(Work order) In the entries below, how many lines contain the string "generals"? Give the number by itself.

Segment Start: Dataset records

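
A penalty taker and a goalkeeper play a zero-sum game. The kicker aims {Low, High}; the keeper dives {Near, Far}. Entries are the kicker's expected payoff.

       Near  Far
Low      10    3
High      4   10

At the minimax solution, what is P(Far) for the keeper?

Row minima: Low → 3, High → 4; maximin = 4.
Column maxima: Near → 10, Far → 10; minimax = 10.
4 ≠ 10, so there is no saddle point; optimal play is mixed.
Let the kicker play Low with probability p. Expected payoff against Near: 10p + 4(1−p) = 6p + 4; against Far: 3p + 10(1−p) = −7p + 10.
Setting these equal: 6p + 4 = −7p + 10 ⇒ 13p = 6 ⇒ p = 6/13, and the value is (6)·(6/13) + 4 = 88/13.
For the keeper: with q = P(Near), equating Low's and High's payoffs gives 7q + 3 = −6q + 10 ⇒ q = 7/13.

6/13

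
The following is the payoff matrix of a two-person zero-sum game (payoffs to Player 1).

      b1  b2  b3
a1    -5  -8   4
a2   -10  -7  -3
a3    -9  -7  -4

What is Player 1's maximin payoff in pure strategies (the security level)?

Row minima: a1 → -8, a2 → -10, a3 → -9.
The best of these is -8.

-8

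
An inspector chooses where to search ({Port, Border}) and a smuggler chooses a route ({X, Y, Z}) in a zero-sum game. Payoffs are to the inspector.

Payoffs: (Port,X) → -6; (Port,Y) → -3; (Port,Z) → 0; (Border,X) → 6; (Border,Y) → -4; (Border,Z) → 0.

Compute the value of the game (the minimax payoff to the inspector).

-42/13

Row minima: Port → -6, Border → -4; maximin = -4.
Column maxima: X → 6, Y → -3, Z → 0; minimax = -3.
-4 ≠ -3, so there is no saddle point; optimal play is mixed.
Z is strictly dominated by Y (it gives the inspector strictly more in every row), so the smuggler never plays it.
On the remaining 2×2 (Port, Border vs X, Y):
Let the inspector play Port with probability p. Expected payoff against X: (-6)p + 6(1−p) = −12p + 6; against Y: (-3)p + (-4)(1−p) = p − 4.
Setting these equal: −12p + 6 = p − 4 ⇒ −13p = -10 ⇒ p = 10/13, and the value is (-12)·(10/13) + 6 = -42/13.
For the smuggler: with q = P(X), equating Port's and Border's payoffs gives −3q − 3 = 10q − 4 ⇒ q = 1/13.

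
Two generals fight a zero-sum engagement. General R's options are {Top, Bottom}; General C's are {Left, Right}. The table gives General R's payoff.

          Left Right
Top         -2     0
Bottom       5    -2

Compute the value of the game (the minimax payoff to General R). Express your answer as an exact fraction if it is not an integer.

-4/9

Row minima: Top → -2, Bottom → -2; maximin = -2.
Column maxima: Left → 5, Right → 0; minimax = 0.
-2 ≠ 0, so there is no saddle point; optimal play is mixed.
Let General R play Top with probability p. Expected payoff against Left: (-2)p + 5(1−p) = −7p + 5; against Right: 0p + (-2)(1−p) = 2p − 2.
Setting these equal: −7p + 5 = 2p − 2 ⇒ −9p = -7 ⇒ p = 7/9, and the value is (-7)·(7/9) + 5 = -4/9.
For General C: with q = P(Left), equating Top's and Bottom's payoffs gives −2q = 7q − 2 ⇒ q = 2/9.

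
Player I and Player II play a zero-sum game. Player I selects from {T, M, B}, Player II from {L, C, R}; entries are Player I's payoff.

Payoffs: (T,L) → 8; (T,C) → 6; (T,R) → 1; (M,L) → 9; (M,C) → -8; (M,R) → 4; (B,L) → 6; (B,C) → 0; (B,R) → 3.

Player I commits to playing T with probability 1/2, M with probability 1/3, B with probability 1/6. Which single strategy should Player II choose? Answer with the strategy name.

C

If Player II plays L, Player I's expected payoff is (1/2)·8 + (1/3)·9 + (1/6)·6 = 8.
If Player II plays C, Player I's expected payoff is (1/2)·6 + (1/3)·(-8) + (1/6)·0 = 1/3.
If Player II plays R, Player I's expected payoff is (1/2)·1 + (1/3)·4 + (1/6)·3 = 7/3.
Player II minimizes Player I's payoff; the smallest is 1/3, so the best response is C.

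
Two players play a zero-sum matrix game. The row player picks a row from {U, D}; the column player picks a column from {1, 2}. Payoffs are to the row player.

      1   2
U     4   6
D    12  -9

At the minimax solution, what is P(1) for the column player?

Row minima: U → 4, D → -9; maximin = 4.
Column maxima: 1 → 12, 2 → 6; minimax = 6.
4 ≠ 6, so there is no saddle point; optimal play is mixed.
Let the row player play U with probability p. Expected payoff against 1: 4p + 12(1−p) = −8p + 12; against 2: 6p + (-9)(1−p) = 15p − 9.
Setting these equal: −8p + 12 = 15p − 9 ⇒ −23p = -21 ⇒ p = 21/23, and the value is (-8)·(21/23) + 12 = 108/23.
For the column player: with q = P(1), equating U's and D's payoffs gives −2q + 6 = 21q − 9 ⇒ q = 15/23.

15/23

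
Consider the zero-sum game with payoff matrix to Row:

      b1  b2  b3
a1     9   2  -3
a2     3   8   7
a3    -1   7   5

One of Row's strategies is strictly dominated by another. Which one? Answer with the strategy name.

a2 gives a strictly higher payoff than a3 against every column: 3 > -1, 8 > 7, 7 > 5.
So a3 is strictly dominated and Row never plays it.

a3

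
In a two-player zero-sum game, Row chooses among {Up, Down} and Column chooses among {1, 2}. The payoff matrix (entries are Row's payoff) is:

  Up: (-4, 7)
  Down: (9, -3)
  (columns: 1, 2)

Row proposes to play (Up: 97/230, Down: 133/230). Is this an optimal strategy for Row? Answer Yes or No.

No

Against 1 this mix gives (97/230)·(-4) + (133/230)·9 = 809/230.
Against 2 this mix gives (97/230)·7 + (133/230)·(-3) = 28/23.
Column will play 2, holding Row to 28/23. Shifting weight toward the row that does better against 2 would raise this floor (the equalizing mix achieves 51/23 against both 2 and 1), so the proposed strategy is not optimal.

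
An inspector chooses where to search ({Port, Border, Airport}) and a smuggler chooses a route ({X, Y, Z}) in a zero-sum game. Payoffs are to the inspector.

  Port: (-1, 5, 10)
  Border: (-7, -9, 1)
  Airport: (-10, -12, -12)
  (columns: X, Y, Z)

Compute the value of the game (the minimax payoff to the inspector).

Row minima: Port → -1, Border → -9, Airport → -12; maximin = -1.
Column maxima: X → -1, Y → 5, Z → 10; minimax = -1.
Since maximin = minimax = -1, there is a saddle point and the value is -1.

-1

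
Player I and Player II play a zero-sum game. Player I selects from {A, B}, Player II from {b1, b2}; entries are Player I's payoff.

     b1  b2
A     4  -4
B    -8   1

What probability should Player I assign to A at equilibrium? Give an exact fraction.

Row minima: A → -4, B → -8; maximin = -4.
Column maxima: b1 → 4, b2 → 1; minimax = 1.
-4 ≠ 1, so there is no saddle point; optimal play is mixed.
Let Player I play A with probability p. Expected payoff against b1: 4p + (-8)(1−p) = 12p − 8; against b2: (-4)p + 1(1−p) = −5p + 1.
Setting these equal: 12p − 8 = −5p + 1 ⇒ 17p = 9 ⇒ p = 9/17, and the value is (12)·(9/17) − 8 = -28/17.
For Player II: with q = P(b1), equating A's and B's payoffs gives 8q − 4 = −9q + 1 ⇒ q = 5/17.

9/17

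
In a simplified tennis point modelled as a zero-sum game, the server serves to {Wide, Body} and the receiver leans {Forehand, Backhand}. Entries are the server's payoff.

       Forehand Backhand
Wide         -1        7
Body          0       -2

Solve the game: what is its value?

Row minima: Wide → -1, Body → -2; maximin = -1.
Column maxima: Forehand → 0, Backhand → 7; minimax = 0.
-1 ≠ 0, so there is no saddle point; optimal play is mixed.
Let the server play Wide with probability p. Expected payoff against Forehand: (-1)p + 0(1−p) = −p; against Backhand: 7p + (-2)(1−p) = 9p − 2.
Setting these equal: −p = 9p − 2 ⇒ −10p = -2 ⇒ p = 1/5, and the value is (-1)·(1/5) = -1/5.
For the receiver: with q = P(Forehand), equating Wide's and Body's payoffs gives −8q + 7 = 2q − 2 ⇒ q = 9/10.

-1/5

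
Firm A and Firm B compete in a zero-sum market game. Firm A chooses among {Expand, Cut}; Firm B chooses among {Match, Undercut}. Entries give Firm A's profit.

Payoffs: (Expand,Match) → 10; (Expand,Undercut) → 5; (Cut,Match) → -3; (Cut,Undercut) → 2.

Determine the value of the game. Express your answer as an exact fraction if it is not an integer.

5

Row minima: Expand → 5, Cut → -3; maximin = 5.
Column maxima: Match → 10, Undercut → 5; minimax = 5.
Since maximin = minimax = 5, there is a saddle point and the value is 5.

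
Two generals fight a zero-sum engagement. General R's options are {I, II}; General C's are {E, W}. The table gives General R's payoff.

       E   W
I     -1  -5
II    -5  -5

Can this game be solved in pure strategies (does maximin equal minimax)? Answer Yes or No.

Yes

Row minima: I → -5, II → -5; maximin = -5.
Column maxima: E → -1, W → -5; minimax = -5.
maximin = minimax = -5, so a saddle point exists.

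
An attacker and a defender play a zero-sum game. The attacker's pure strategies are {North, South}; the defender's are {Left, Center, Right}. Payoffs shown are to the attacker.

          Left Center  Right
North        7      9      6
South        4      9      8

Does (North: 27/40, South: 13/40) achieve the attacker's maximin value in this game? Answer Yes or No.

Against Left this mix gives (27/40)·7 + (13/40)·4 = 241/40.
Against Center this mix gives (27/40)·9 + (13/40)·9 = 9.
Against Right this mix gives (27/40)·6 + (13/40)·8 = 133/20.
The defender will play Left, holding the attacker to 241/40. Shifting weight toward the row that does better against Left would raise this floor (the equalizing mix achieves 32/5 against both Left and Right), so the proposed strategy is not optimal.

No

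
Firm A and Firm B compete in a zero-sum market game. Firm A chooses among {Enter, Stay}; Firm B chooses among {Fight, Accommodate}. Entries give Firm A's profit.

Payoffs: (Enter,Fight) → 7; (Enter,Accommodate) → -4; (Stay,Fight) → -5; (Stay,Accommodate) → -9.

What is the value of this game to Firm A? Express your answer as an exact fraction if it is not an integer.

-4

Row minima: Enter → -4, Stay → -9; maximin = -4.
Column maxima: Fight → 7, Accommodate → -4; minimax = -4.
Since maximin = minimax = -4, there is a saddle point and the value is -4.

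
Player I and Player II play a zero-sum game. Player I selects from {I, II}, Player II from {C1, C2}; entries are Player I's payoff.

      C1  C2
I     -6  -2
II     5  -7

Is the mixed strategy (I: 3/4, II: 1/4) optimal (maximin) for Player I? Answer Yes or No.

Against C1 this mix gives (3/4)·(-6) + (1/4)·5 = -13/4.
Against C2 this mix gives (3/4)·(-2) + (1/4)·(-7) = -13/4.
All of Player II's active replies (C1, C2) yield -13/4, and no column does worse for Player I. The mix makes Player II indifferent and guarantees -13/4, so it is optimal.

Yes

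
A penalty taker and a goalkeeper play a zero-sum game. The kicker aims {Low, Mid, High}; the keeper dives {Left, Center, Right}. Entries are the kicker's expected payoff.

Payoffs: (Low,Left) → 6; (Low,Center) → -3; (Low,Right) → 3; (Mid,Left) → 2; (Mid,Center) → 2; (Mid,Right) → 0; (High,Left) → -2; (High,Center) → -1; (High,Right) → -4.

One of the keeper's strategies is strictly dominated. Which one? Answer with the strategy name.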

Segment End: Dataset records

(Output for this exercise) 2